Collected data
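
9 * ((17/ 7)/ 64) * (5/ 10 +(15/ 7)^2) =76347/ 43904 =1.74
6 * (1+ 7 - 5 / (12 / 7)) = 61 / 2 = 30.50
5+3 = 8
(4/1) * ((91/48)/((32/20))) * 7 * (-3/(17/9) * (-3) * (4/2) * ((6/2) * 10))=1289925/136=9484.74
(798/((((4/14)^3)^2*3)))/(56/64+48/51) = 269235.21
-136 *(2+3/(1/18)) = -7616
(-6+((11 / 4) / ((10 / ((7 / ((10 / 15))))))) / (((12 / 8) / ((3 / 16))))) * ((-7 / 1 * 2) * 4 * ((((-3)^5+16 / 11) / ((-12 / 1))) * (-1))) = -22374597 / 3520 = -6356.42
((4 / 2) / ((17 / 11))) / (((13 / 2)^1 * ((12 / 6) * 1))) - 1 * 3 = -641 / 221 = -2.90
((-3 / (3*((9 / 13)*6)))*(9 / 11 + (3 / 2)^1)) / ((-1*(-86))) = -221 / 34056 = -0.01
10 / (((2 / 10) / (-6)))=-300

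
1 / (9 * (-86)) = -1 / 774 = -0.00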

* * *

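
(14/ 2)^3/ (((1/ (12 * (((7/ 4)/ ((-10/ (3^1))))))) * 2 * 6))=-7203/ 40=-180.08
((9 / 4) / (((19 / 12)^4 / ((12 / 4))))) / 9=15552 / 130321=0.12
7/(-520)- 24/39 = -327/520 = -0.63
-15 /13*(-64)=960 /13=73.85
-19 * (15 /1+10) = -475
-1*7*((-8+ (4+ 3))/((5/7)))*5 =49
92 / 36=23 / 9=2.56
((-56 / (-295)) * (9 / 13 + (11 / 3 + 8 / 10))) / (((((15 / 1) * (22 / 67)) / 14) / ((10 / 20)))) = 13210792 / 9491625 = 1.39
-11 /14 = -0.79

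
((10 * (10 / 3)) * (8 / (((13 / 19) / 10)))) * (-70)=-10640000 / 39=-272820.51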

● **EXERCISE DETAILS**: Copy out only the lines of the records above from the one with "(798/((((4/14)^3)^2*3)))/(56/64+48/51) = 269235.21" through the one with "1 / (9 * (-86)) = -1 / 774 = -0.00", exactly as they stand, both included.

● **EXERCISE OUTPUT**:
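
(798/((((4/14)^3)^2*3)))/(56/64+48/51) = 269235.21
-136 *(2+3/(1/18)) = -7616
(-6+((11 / 4) / ((10 / ((7 / ((10 / 15))))))) / (((12 / 8) / ((3 / 16))))) * ((-7 / 1 * 2) * 4 * ((((-3)^5+16 / 11) / ((-12 / 1))) * (-1))) = -22374597 / 3520 = -6356.42
((4 / 2) / ((17 / 11))) / (((13 / 2)^1 * ((12 / 6) * 1))) - 1 * 3 = -641 / 221 = -2.90
((-3 / (3*((9 / 13)*6)))*(9 / 11 + (3 / 2)^1)) / ((-1*(-86))) = -221 / 34056 = -0.01
10 / (((2 / 10) / (-6)))=-300

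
1 / (9 * (-86)) = -1 / 774 = -0.00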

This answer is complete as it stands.